§ Information:
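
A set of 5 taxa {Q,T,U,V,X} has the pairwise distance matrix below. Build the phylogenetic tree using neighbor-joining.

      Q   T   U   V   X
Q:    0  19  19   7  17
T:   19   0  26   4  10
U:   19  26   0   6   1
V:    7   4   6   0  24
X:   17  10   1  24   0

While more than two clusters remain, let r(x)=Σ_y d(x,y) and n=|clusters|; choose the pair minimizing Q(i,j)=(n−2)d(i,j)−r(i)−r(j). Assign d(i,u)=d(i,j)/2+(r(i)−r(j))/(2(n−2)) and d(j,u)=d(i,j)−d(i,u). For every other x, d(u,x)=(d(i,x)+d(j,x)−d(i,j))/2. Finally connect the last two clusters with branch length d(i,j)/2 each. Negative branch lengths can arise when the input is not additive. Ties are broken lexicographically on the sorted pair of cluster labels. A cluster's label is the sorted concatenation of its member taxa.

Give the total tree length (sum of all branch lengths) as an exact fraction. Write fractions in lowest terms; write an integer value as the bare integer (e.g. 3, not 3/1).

105/4

step 1: merge (U,X) at d=1, Q=-101; branch lengths U→1/2, X→1/2; new cluster UX
  updated: d(Q,UX)=35/2, d(T,UX)=35/2, d(UX,V)=29/2
step 2: merge (Q,UX) at d=35/2, Q=-58; branch lengths Q→29/4, UX→41/4; new cluster QUX
  updated: d(QUX,T)=19/2, d(QUX,V)=2
step 3: merge (QUX,T) at d=19/2, Q=-31/2; branch lengths QUX→15/4, T→23/4; new cluster QTUX
  updated: d(QTUX,V)=-7/4
step 4: merge (QTUX,V) at d=-7/4; branch lengths QTUX→-7/8, V→-7/8; new cluster QTUVX
final tree: (((Q:29/4,(U:1/2,X:1/2):41/4):15/4,T:23/4):-7/8,V:-7/8)
total length: 105/4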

§ Exercise details:
Produce a verbatim transcription of the entries above.

§ Solved exercise:
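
A set of 5 taxa {Q,T,U,V,X} has the pairwise distance matrix below. Build the phylogenetic tree using neighbor-joining.

      Q   T   U   V   X
Q:    0  19  19   7  17
T:   19   0  26   4  10
U:   19  26   0   6   1
V:    7   4   6   0  24
X:   17  10   1  24   0

While more than two clusters remain, let r(x)=Σ_y d(x,y) and n=|clusters|; choose the pair minimizing Q(i,j)=(n−2)d(i,j)−r(i)−r(j). Assign d(i,u)=d(i,j)/2+(r(i)−r(j))/(2(n−2)) and d(j,u)=d(i,j)−d(i,u). For every other x, d(u,x)=(d(i,x)+d(j,x)−d(i,j))/2. Finally connect the last two clusters with branch length d(i,j)/2 each. Negative branch lengths can arise when the input is not additive. Ties are broken lexicographically on the sorted pair of cluster labels. A cluster's label is the sorted concatenation of its member taxa.

Give the total tree length (sum of all branch lengths) as an exact fraction. Write fractions in lowest terms; write an integer value as the bare integer (e.g. 3, not 3/1).

105/4

step 1: merge (U,X) at d=1, Q=-101; branch lengths U→1/2, X→1/2; new cluster UX
  updated: d(Q,UX)=35/2, d(T,UX)=35/2, d(UX,V)=29/2
step 2: merge (Q,UX) at d=35/2, Q=-58; branch lengths Q→29/4, UX→41/4; new cluster QUX
  updated: d(QUX,T)=19/2, d(QUX,V)=2
step 3: merge (QUX,T) at d=19/2, Q=-31/2; branch lengths QUX→15/4, T→23/4; new cluster QTUX
  updated: d(QTUX,V)=-7/4
step 4: merge (QTUX,V) at d=-7/4; branch lengths QTUX→-7/8, V→-7/8; new cluster QTUVX
final tree: (((Q:29/4,(U:1/2,X:1/2):41/4):15/4,T:23/4):-7/8,V:-7/8)
total length: 105/4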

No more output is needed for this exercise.